▶ **Instructions for the task**
Since each line must match the original, copy out the records with no differences at all.

● ● ● ●

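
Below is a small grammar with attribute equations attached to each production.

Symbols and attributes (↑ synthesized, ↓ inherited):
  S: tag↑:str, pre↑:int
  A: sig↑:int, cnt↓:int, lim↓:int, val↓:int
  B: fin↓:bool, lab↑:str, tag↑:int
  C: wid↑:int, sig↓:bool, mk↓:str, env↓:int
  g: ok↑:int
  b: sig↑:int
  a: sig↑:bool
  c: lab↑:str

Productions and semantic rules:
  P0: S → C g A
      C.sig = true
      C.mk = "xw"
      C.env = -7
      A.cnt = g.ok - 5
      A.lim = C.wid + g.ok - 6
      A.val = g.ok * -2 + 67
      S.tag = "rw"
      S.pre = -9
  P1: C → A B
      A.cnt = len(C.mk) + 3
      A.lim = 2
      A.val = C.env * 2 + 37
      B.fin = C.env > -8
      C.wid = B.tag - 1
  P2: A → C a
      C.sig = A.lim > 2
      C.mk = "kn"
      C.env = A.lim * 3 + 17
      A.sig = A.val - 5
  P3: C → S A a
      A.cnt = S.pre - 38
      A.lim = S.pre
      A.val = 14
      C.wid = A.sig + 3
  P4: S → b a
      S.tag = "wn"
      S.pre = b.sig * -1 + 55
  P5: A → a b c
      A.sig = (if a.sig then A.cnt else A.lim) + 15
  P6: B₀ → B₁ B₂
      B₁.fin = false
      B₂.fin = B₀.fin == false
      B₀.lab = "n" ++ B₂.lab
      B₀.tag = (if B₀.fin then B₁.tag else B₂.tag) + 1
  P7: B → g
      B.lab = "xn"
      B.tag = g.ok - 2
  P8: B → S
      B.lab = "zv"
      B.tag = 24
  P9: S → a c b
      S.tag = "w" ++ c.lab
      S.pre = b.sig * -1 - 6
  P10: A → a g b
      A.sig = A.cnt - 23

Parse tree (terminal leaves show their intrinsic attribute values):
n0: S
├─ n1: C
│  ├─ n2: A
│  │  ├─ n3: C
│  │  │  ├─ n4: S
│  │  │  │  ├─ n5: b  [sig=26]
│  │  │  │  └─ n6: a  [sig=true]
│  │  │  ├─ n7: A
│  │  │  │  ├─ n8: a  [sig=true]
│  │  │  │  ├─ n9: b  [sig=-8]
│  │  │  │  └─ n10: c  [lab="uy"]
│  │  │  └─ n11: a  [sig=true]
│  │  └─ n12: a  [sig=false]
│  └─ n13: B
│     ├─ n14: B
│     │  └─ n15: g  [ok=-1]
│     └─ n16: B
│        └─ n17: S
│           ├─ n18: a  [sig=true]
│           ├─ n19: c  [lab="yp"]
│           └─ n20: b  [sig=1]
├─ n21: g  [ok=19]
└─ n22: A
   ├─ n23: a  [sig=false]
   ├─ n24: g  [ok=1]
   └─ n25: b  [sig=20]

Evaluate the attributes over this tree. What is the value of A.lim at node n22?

10

1. n1.sig = true  [true]
2. n1.mk = "xw"  ["xw"]
3. n1.env = -7  [-7]
4. n2.cnt = 5  [len(C.mk) + 3]
5. n2.lim = 2  [2]
6. n2.val = 23  [C.env * 2 + 37]
7. n3.sig = false  [A.lim > 2]
8. n3.mk = "kn"  ["kn"]
9. n3.env = 23  [A.lim * 3 + 17]
10. n5.sig = 26  [terminal]
11. n6.sig = true  [terminal]
12. n4.tag = "wn"  ["wn"]
13. n4.pre = 29  [b.sig * -1 + 55]
14. n7.cnt = -9  [S.pre - 38]
15. n7.lim = 29  [S.pre]
16. n7.val = 14  [14]
17. n8.sig = true  [terminal]
18. n9.sig = -8  [terminal]
19. n10.lab = "uy"  [terminal]
20. n7.sig = 6  [(if a.sig then A.cnt else A.lim) + 15]
21. n11.sig = true  [terminal]
22. n3.wid = 9  [A.sig + 3]
23. n12.sig = false  [terminal]
24. n2.sig = 18  [A.val - 5]
25. n13.fin = true  [C.env > -8]
26. n14.fin = false  [false]
27. n15.ok = -1  [terminal]
28. n14.lab = "xn"  ["xn"]
29. n14.tag = -3  [g.ok - 2]
30. n16.fin = false  [B₀.fin == false]
31. n18.sig = true  [terminal]
32. n19.lab = "yp"  [terminal]
33. n20.sig = 1  [terminal]
34. n17.tag = "wyp"  ["w" ++ c.lab]
35. n17.pre = -7  [b.sig * -1 - 6]
36. n16.lab = "zv"  ["zv"]
37. n16.tag = 24  [24]
38. n13.lab = "nzv"  ["n" ++ B₂.lab]
39. n13.tag = -2  [(if B₀.fin then B₁.tag else B₂.tag) + 1]
40. n1.wid = -3  [B.tag - 1]
41. n21.ok = 19  [terminal]
42. n22.cnt = 14  [g.ok - 5]
43. n22.lim = 10  [C.wid + g.ok - 6]
44. n22.val = 29  [g.ok * -2 + 67]
45. n23.sig = false  [terminal]
46. n24.ok = 1  [terminal]
47. n25.sig = 20  [terminal]
48. n22.sig = -9  [A.cnt - 23]
49. n0.tag = "rw"  ["rw"]
50. n0.pre = -9  [-9]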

● ● ● ●

▶ **Answer area**
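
Below is a small grammar with attribute equations attached to each production.

Symbols and attributes (↑ synthesized, ↓ inherited):
  S: tag↑:str, pre↑:int
  A: sig↑:int, cnt↓:int, lim↓:int, val↓:int
  B: fin↓:bool, lab↑:str, tag↑:int
  C: wid↑:int, sig↓:bool, mk↓:str, env↓:int
  g: ok↑:int
  b: sig↑:int
  a: sig↑:bool
  c: lab↑:str

Productions and semantic rules:
  P0: S → C g A
      C.sig = true
      C.mk = "xw"
      C.env = -7
      A.cnt = g.ok - 5
      A.lim = C.wid + g.ok - 6
      A.val = g.ok * -2 + 67
      S.tag = "rw"
      S.pre = -9
  P1: C → A B
      A.cnt = len(C.mk) + 3
      A.lim = 2
      A.val = C.env * 2 + 37
      B.fin = C.env > -8
      C.wid = B.tag - 1
  P2: A → C a
      C.sig = A.lim > 2
      C.mk = "kn"
      C.env = A.lim * 3 + 17
      A.sig = A.val - 5
  P3: C → S A a
      A.cnt = S.pre - 38
      A.lim = S.pre
      A.val = 14
      C.wid = A.sig + 3
  P4: S → b a
      S.tag = "wn"
      S.pre = b.sig * -1 + 55
  P5: A → a b c
      A.sig = (if a.sig then A.cnt else A.lim) + 15
  P6: B₀ → B₁ B₂
      B₁.fin = false
      B₂.fin = B₀.fin == false
      B₀.lab = "n" ++ B₂.lab
      B₀.tag = (if B₀.fin then B₁.tag else B₂.tag) + 1
  P7: B → g
      B.lab = "xn"
      B.tag = g.ok - 2
  P8: B → S
      B.lab = "zv"
      B.tag = 24
  P9: S → a c b
      S.tag = "w" ++ c.lab
      S.pre = b.sig * -1 - 6
  P10: A → a g b
      A.sig = A.cnt - 23

Parse tree (terminal leaves show their intrinsic attribute values):
n0: S
├─ n1: C
│  ├─ n2: A
│  │  ├─ n3: C
│  │  │  ├─ n4: S
│  │  │  │  ├─ n5: b  [sig=26]
│  │  │  │  └─ n6: a  [sig=true]
│  │  │  ├─ n7: A
│  │  │  │  ├─ n8: a  [sig=true]
│  │  │  │  ├─ n9: b  [sig=-8]
│  │  │  │  └─ n10: c  [lab="uy"]
│  │  │  └─ n11: a  [sig=true]
│  │  └─ n12: a  [sig=false]
│  └─ n13: B
│     ├─ n14: B
│     │  └─ n15: g  [ok=-1]
│     └─ n16: B
│        └─ n17: S
│           ├─ n18: a  [sig=true]
│           ├─ n19: c  [lab="yp"]
│           └─ n20: b  [sig=1]
├─ n21: g  [ok=19]
└─ n22: A
   ├─ n23: a  [sig=false]
   ├─ n24: g  [ok=1]
   └─ n25: b  [sig=20]

Evaluate the attributes over this tree. What is the value of A.lim at node n22?

10

1. n1.sig = true  [true]
2. n1.mk = "xw"  ["xw"]
3. n1.env = -7  [-7]
4. n2.cnt = 5  [len(C.mk) + 3]
5. n2.lim = 2  [2]
6. n2.val = 23  [C.env * 2 + 37]
7. n3.sig = false  [A.lim > 2]
8. n3.mk = "kn"  ["kn"]
9. n3.env = 23  [A.lim * 3 + 17]
10. n5.sig = 26  [terminal]
11. n6.sig = true  [terminal]
12. n4.tag = "wn"  ["wn"]
13. n4.pre = 29  [b.sig * -1 + 55]
14. n7.cnt = -9  [S.pre - 38]
15. n7.lim = 29  [S.pre]
16. n7.val = 14  [14]
17. n8.sig = true  [terminal]
18. n9.sig = -8  [terminal]
19. n10.lab = "uy"  [terminal]
20. n7.sig = 6  [(if a.sig then A.cnt else A.lim) + 15]
21. n11.sig = true  [terminal]
22. n3.wid = 9  [A.sig + 3]
23. n12.sig = false  [terminal]
24. n2.sig = 18  [A.val - 5]
25. n13.fin = true  [C.env > -8]
26. n14.fin = false  [false]
27. n15.ok = -1  [terminal]
28. n14.lab = "xn"  ["xn"]
29. n14.tag = -3  [g.ok - 2]
30. n16.fin = false  [B₀.fin == false]
31. n18.sig = true  [terminal]
32. n19.lab = "yp"  [terminal]
33. n20.sig = 1  [terminal]
34. n17.tag = "wyp"  ["w" ++ c.lab]
35. n17.pre = -7  [b.sig * -1 - 6]
36. n16.lab = "zv"  ["zv"]
37. n16.tag = 24  [24]
38. n13.lab = "nzv"  ["n" ++ B₂.lab]
39. n13.tag = -2  [(if B₀.fin then B₁.tag else B₂.tag) + 1]
40. n1.wid = -3  [B.tag - 1]
41. n21.ok = 19  [terminal]
42. n22.cnt = 14  [g.ok - 5]
43. n22.lim = 10  [C.wid + g.ok - 6]
44. n22.val = 29  [g.ok * -2 + 67]
45. n23.sig = false  [terminal]
46. n24.ok = 1  [terminal]
47. n25.sig = 20  [terminal]
48. n22.sig = -9  [A.cnt - 23]
49. n0.tag = "rw"  ["rw"]
50. n0.pre = -9  [-9]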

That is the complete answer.